Transcribe exactly the lines that fall between the one holding "Stage 4: that" and the one holding "speed of shaft G", inclusive, from the entries below.
### Given data
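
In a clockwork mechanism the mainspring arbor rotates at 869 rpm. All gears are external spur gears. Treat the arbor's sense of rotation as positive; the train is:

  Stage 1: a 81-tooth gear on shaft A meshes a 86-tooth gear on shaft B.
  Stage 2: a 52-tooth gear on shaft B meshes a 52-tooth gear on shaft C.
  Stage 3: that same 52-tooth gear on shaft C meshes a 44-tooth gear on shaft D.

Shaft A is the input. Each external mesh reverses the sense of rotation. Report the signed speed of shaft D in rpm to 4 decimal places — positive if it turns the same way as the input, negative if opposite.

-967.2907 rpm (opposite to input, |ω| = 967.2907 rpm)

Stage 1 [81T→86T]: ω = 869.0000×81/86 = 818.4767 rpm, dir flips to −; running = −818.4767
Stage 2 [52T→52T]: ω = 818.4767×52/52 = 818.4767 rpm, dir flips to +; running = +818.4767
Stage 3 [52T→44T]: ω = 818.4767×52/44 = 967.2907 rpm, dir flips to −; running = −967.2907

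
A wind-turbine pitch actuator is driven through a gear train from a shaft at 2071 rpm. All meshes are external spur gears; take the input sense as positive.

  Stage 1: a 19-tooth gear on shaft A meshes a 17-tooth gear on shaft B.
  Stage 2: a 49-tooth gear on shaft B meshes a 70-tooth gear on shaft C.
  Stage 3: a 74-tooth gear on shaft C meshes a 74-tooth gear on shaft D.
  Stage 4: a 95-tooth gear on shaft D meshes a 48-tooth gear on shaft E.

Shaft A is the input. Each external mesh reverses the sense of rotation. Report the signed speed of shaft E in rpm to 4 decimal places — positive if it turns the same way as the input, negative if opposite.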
######
### Given data
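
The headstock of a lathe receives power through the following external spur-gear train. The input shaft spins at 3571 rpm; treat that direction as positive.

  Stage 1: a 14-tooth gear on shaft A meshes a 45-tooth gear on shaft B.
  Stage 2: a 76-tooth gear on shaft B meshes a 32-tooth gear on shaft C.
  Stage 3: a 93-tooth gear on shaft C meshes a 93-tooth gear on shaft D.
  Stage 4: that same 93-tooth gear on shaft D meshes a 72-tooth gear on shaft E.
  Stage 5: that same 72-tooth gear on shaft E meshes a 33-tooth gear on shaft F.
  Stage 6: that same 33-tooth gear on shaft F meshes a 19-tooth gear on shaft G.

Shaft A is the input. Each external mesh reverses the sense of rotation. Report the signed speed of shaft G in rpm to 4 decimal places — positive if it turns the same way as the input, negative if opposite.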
######
◆ **Solved problem**
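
  Stage 4: that same 93-tooth gear on shaft D meshes a 72-tooth gear on shaft E.
  Stage 5: that same 72-tooth gear on shaft E meshes a 33-tooth gear on shaft F.
  Stage 6: that same 33-tooth gear on shaft F meshes a 19-tooth gear on shaft G.

Shaft A is the input. Each external mesh reverses the sense of rotation. Report the signed speed of shaft G in rpm to 4 decimal places — positive if it turns the same way as the input, negative if opposite.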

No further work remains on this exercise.